> Work instruction: All of the data below is to be copied exactly.
++++ Data records ++++
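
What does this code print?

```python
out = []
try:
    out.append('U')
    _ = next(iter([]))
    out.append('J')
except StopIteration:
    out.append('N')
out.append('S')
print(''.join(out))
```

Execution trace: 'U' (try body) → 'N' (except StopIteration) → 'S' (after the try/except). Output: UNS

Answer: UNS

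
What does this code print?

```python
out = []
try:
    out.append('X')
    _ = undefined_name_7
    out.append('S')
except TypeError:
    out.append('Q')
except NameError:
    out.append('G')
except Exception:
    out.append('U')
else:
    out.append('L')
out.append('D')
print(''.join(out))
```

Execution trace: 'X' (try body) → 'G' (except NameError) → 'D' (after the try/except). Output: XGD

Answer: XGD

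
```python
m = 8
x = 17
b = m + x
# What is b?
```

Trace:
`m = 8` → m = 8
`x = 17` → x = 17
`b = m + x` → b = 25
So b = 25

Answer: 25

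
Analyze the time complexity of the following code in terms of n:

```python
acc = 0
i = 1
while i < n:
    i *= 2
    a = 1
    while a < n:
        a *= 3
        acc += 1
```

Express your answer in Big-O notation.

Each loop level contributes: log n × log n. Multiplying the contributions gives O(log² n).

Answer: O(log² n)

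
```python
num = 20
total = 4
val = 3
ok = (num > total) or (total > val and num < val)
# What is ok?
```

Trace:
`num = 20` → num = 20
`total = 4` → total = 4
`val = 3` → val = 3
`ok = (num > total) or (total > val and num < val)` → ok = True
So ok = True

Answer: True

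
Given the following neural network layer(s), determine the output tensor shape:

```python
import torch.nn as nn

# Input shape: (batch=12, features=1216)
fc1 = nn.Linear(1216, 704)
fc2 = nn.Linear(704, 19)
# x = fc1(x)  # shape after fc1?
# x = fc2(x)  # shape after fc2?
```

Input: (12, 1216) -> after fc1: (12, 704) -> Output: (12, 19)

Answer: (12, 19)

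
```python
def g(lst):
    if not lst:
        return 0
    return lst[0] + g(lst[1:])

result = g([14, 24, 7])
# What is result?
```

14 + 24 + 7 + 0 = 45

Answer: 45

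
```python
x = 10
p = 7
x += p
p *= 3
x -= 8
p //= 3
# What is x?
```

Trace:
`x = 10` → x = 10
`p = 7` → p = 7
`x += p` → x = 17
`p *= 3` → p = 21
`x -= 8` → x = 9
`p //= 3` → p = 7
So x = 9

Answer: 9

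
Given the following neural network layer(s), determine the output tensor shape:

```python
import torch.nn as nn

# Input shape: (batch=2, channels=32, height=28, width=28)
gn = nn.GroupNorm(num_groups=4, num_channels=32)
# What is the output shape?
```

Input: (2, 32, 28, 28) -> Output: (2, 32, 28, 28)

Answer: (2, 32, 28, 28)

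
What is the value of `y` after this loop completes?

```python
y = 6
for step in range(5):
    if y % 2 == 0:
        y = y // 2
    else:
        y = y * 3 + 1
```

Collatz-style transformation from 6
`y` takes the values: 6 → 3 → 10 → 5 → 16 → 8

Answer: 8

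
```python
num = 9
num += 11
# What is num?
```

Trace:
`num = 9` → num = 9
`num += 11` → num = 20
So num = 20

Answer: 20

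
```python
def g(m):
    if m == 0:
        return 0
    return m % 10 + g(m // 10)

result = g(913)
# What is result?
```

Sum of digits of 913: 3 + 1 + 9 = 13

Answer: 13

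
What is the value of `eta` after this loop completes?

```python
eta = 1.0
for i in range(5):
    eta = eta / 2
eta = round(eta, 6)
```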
++++
> Completed task:
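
What does this code print?

```python
out = []
try:
    out.append('U')
    _ = next(iter([]))
    out.append('J')
except StopIteration:
    out.append('N')
out.append('S')
print(''.join(out))
```

Execution trace: 'U' (try body) → 'N' (except StopIteration) → 'S' (after the try/except). Output: UNS

Answer: UNS

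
What does this code print?

```python
out = []
try:
    out.append('X')
    _ = undefined_name_7
    out.append('S')
except TypeError:
    out.append('Q')
except NameError:
    out.append('G')
except Exception:
    out.append('U')
else:
    out.append('L')
out.append('D')
print(''.join(out))
```

Execution trace: 'X' (try body) → 'G' (except NameError) → 'D' (after the try/except). Output: XGD

Answer: XGD

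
```python
m = 8
x = 17
b = m + x
# What is b?
```

Trace:
`m = 8` → m = 8
`x = 17` → x = 17
`b = m + x` → b = 25
So b = 25

Answer: 25

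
Analyze the time complexity of the following code in terms of n:

```python
acc = 0
i = 1
while i < n:
    i *= 2
    a = 1
    while a < n:
        a *= 3
        acc += 1
```

Express your answer in Big-O notation.

Each loop level contributes: log n × log n. Multiplying the contributions gives O(log² n).

Answer: O(log² n)

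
```python
num = 20
total = 4
val = 3
ok = (num > total) or (total > val and num < val)
# What is ok?
```

Trace:
`num = 20` → num = 20
`total = 4` → total = 4
`val = 3` → val = 3
`ok = (num > total) or (total > val and num < val)` → ok = True
So ok = True

Answer: True

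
Given the following neural network layer(s), determine the output tensor shape:

```python
import torch.nn as nn

# Input shape: (batch=12, features=1216)
fc1 = nn.Linear(1216, 704)
fc2 = nn.Linear(704, 19)
# x = fc1(x)  # shape after fc1?
# x = fc2(x)  # shape after fc2?
```

Input: (12, 1216) -> after fc1: (12, 704) -> Output: (12, 19)

Answer: (12, 19)

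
```python
def g(lst):
    if not lst:
        return 0
    return lst[0] + g(lst[1:])

result = g([14, 24, 7])
# What is result?
```

14 + 24 + 7 + 0 = 45

Answer: 45

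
```python
x = 10
p = 7
x += p
p *= 3
x -= 8
p //= 3
# What is x?
```

Trace:
`x = 10` → x = 10
`p = 7` → p = 7
`x += p` → x = 17
`p *= 3` → p = 21
`x -= 8` → x = 9
`p //= 3` → p = 7
So x = 9

Answer: 9

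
Given the following neural network layer(s), determine the output tensor shape:

```python
import torch.nn as nn

# Input shape: (batch=2, channels=32, height=28, width=28)
gn = nn.GroupNorm(num_groups=4, num_channels=32)
# What is the output shape?
```

Input: (2, 32, 28, 28) -> Output: (2, 32, 28, 28)

Answer: (2, 32, 28, 28)

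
What is the value of `y` after this loop completes?

```python
y = 6
for step in range(5):
    if y % 2 == 0:
        y = y // 2
    else:
        y = y * 3 + 1
```

Collatz-style transformation from 6
`y` takes the values: 6 → 3 → 10 → 5 → 16 → 8

Answer: 8

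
```python
num = 9
num += 11
# What is num?
```

Trace:
`num = 9` → num = 9
`num += 11` → num = 20
So num = 20

Answer: 20

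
```python
def g(m):
    if m == 0:
        return 0
    return m % 10 + g(m // 10)

result = g(913)
# What is result?
```

Sum of digits of 913: 3 + 1 + 9 = 13

Answer: 13

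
What is the value of `eta` after this loop completes?

```python
eta = 1.0
for i in range(5):
    eta = eta / 2
eta = round(eta, 6)
```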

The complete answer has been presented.